In this exercise, each record below is to be written out again exactly.
*** Opening Records for the task ***
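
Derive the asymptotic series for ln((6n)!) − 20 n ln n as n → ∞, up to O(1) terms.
ln((6n)!) − 20 n ln n = −14 n ln n + 6(ln 6 − 1) n + (1/2) ln(2π·6n) + O(1/n)

Stirling: ln((6n)!) = 6n ln(6n) − 6n + (1/2) ln(2π·6n) + O(1/n).
Expand 6n ln(6n) = 6n (ln n + ln 6) = 6n ln n + 6n ln 6.
Subtract 20n ln n: leading term is (6 − 20) n ln n = −14 n ln n. The next term is 6n ln 6 − 6n = 6(ln 6 − 1) n. Then the (1/2) ln(2π·6n) correction.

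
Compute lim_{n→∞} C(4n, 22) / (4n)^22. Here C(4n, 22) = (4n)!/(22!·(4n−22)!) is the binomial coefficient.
lim = 1/22! = 1/1124000727777607680000

With N = 4n → ∞: C(N, 22) / N^22 = [N(N−1)…(N−21)] / (22! · N^22) = (1/22!) · 1 · (1 − 1/(4n)) · … · (1 − 21/(4n)). Each factor → 1 as N → ∞, so the limit is 1/22! = 1/1124000727777607680000.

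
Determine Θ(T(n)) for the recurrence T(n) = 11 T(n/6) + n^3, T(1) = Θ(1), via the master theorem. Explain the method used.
T(n) = Θ(n^3)

log_6 11 ≈ 1.338. f(n) = n^3 dominates n^(log_6 11) since 3 > 1.338, and the regularity condition a·f(n/b) = 11·(n/6)^3 = (11/216)·n^3 ≤ c·f(n) holds with c = 11/216 ≈ 0.0509 < 1. So this is Case 3: T(n) = Θ(f(n)) = Θ(n^3).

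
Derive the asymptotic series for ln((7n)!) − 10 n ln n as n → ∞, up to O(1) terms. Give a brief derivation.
ln((7n)!) − 10 n ln n = −3 n ln n + 7(ln 7 − 1) n + (1/2) ln(2π·7n) + O(1/n)

Stirling: ln((7n)!) = 7n ln(7n) − 7n + (1/2) ln(2π·7n) + O(1/n).
Expand 7n ln(7n) = 7n (ln n + ln 7) = 7n ln n + 7n ln 7.
Subtract 10n ln n: leading term is (7 − 10) n ln n = −3 n ln n. The next term is 7n ln 7 − 7n = 7(ln 7 − 1) n. Then the (1/2) ln(2π·7n) correction.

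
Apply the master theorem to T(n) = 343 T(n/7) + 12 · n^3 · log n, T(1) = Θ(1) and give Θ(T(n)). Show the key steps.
T(n) = Θ(n^3 · (log n)^2)

Here log_7 343 = 3 and f(n) = 12 · n^3 · log n = Θ(n^(log_7 343) · (log n)^1). This is the extended Case 2 of the master theorem (f matches the critical exponent up to log factors), giving T(n) = Θ(n^(log_7 343) · (log n)^(1+1)) = Θ(n^3 · (log n)^2).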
*** Closing Records for the task ***
■ Task answer:
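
Derive the asymptotic series for ln((6n)!) − 20 n ln n as n → ∞, up to O(1) terms.
ln((6n)!) − 20 n ln n = −14 n ln n + 6(ln 6 − 1) n + (1/2) ln(2π·6n) + O(1/n)

Stirling: ln((6n)!) = 6n ln(6n) − 6n + (1/2) ln(2π·6n) + O(1/n).
Expand 6n ln(6n) = 6n (ln n + ln 6) = 6n ln n + 6n ln 6.
Subtract 20n ln n: leading term is (6 − 20) n ln n = −14 n ln n. The next term is 6n ln 6 − 6n = 6(ln 6 − 1) n. Then the (1/2) ln(2π·6n) correction.

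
Compute lim_{n→∞} C(4n, 22) / (4n)^22. Here C(4n, 22) = (4n)!/(22!·(4n−22)!) is the binomial coefficient.
lim = 1/22! = 1/1124000727777607680000

With N = 4n → ∞: C(N, 22) / N^22 = [N(N−1)…(N−21)] / (22! · N^22) = (1/22!) · 1 · (1 − 1/(4n)) · … · (1 − 21/(4n)). Each factor → 1 as N → ∞, so the limit is 1/22! = 1/1124000727777607680000.

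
Determine Θ(T(n)) for the recurrence T(n) = 11 T(n/6) + n^3, T(1) = Θ(1), via the master theorem. Explain the method used.
T(n) = Θ(n^3)

log_6 11 ≈ 1.338. f(n) = n^3 dominates n^(log_6 11) since 3 > 1.338, and the regularity condition a·f(n/b) = 11·(n/6)^3 = (11/216)·n^3 ≤ c·f(n) holds with c = 11/216 ≈ 0.0509 < 1. So this is Case 3: T(n) = Θ(f(n)) = Θ(n^3).

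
Derive the asymptotic series for ln((7n)!) − 10 n ln n as n → ∞, up to O(1) terms. Give a brief derivation.
ln((7n)!) − 10 n ln n = −3 n ln n + 7(ln 7 − 1) n + (1/2) ln(2π·7n) + O(1/n)

Stirling: ln((7n)!) = 7n ln(7n) − 7n + (1/2) ln(2π·7n) + O(1/n).
Expand 7n ln(7n) = 7n (ln n + ln 7) = 7n ln n + 7n ln 7.
Subtract 10n ln n: leading term is (7 − 10) n ln n = −3 n ln n. The next term is 7n ln 7 − 7n = 7(ln 7 − 1) n. Then the (1/2) ln(2π·7n) correction.

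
Apply the master theorem to T(n) = 343 T(n/7) + 12 · n^3 · log n, T(1) = Θ(1) and give Θ(T(n)). Show the key steps.
T(n) = Θ(n^3 · (log n)^2)

Here log_7 343 = 3 and f(n) = 12 · n^3 · log n = Θ(n^(log_7 343) · (log n)^1). This is the extended Case 2 of the master theorem (f matches the critical exponent up to log factors), giving T(n) = Θ(n^(log_7 343) · (log n)^(1+1)) = Θ(n^3 · (log n)^2).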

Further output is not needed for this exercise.